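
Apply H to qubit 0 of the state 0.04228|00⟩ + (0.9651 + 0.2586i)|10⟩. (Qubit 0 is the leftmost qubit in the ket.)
(0.7123 + 0.1829i)|00⟩ + (-0.6525 - 0.1829i)|10⟩

H on qubit 0 mixes each pair of kets that differ only in qubit 0: amplitudes (a, b) of (|…0…⟩, |…1…⟩) become ((a + b)/√2, (a − b)/√2). Kets absent from the input have amplitude 0.
(|00⟩, |10⟩): (a, b) = (0.04228, (0.9651 + 0.2586i)) → ((0.7123 + 0.1829i), (-0.6525 - 0.1829i))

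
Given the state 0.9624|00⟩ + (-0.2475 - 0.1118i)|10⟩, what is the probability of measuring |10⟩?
0.07376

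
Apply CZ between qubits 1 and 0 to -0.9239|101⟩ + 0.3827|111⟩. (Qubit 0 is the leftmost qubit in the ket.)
-0.9239|101⟩ - 0.3827|111⟩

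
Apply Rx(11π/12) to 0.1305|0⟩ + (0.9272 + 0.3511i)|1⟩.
(0.3651 - 0.9193i)|0⟩ + (0.121 - 0.08356i)|1⟩

Rx(11π/12) = [[cos(θ/2), −i·sin(θ/2)], [−i·sin(θ/2), cos(θ/2)]]; θ = 11π/12, cos(θ/2) ≈ 0.130526, sin(θ/2) ≈ 0.991445.
With a = amp(|0⟩) = 0.1305 and b = amp(|1⟩) = (0.9272 + 0.3511i):
new amp(|0⟩) = (0.130526)·a + (-0.991445i)·b = (0.3651 - 0.9193i)
new amp(|1⟩) = (-0.991445i)·a + (0.130526)·b = (0.121 - 0.08356i)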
───
» **Required work**
Your job is to set down the whole listing a second time, exactly.

» **Exercise answer**
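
Apply H to qubit 0 of the state 0.04228|00⟩ + (0.9651 + 0.2586i)|10⟩. (Qubit 0 is the leftmost qubit in the ket.)
(0.7123 + 0.1829i)|00⟩ + (-0.6525 - 0.1829i)|10⟩

H on qubit 0 mixes each pair of kets that differ only in qubit 0: amplitudes (a, b) of (|…0…⟩, |…1…⟩) become ((a + b)/√2, (a − b)/√2). Kets absent from the input have amplitude 0.
(|00⟩, |10⟩): (a, b) = (0.04228, (0.9651 + 0.2586i)) → ((0.7123 + 0.1829i), (-0.6525 - 0.1829i))

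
Given the state 0.9624|00⟩ + (-0.2475 - 0.1118i)|10⟩, what is the probability of measuring |10⟩?
0.07376

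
Apply CZ between qubits 1 and 0 to -0.9239|101⟩ + 0.3827|111⟩. (Qubit 0 is the leftmost qubit in the ket.)
-0.9239|101⟩ - 0.3827|111⟩

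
Apply Rx(11π/12) to 0.1305|0⟩ + (0.9272 + 0.3511i)|1⟩.
(0.3651 - 0.9193i)|0⟩ + (0.121 - 0.08356i)|1⟩

Rx(11π/12) = [[cos(θ/2), −i·sin(θ/2)], [−i·sin(θ/2), cos(θ/2)]]; θ = 11π/12, cos(θ/2) ≈ 0.130526, sin(θ/2) ≈ 0.991445.
With a = amp(|0⟩) = 0.1305 and b = amp(|1⟩) = (0.9272 + 0.3511i):
new amp(|0⟩) = (0.130526)·a + (-0.991445i)·b = (0.3651 - 0.9193i)
new amp(|1⟩) = (-0.991445i)·a + (0.130526)·b = (0.121 - 0.08356i)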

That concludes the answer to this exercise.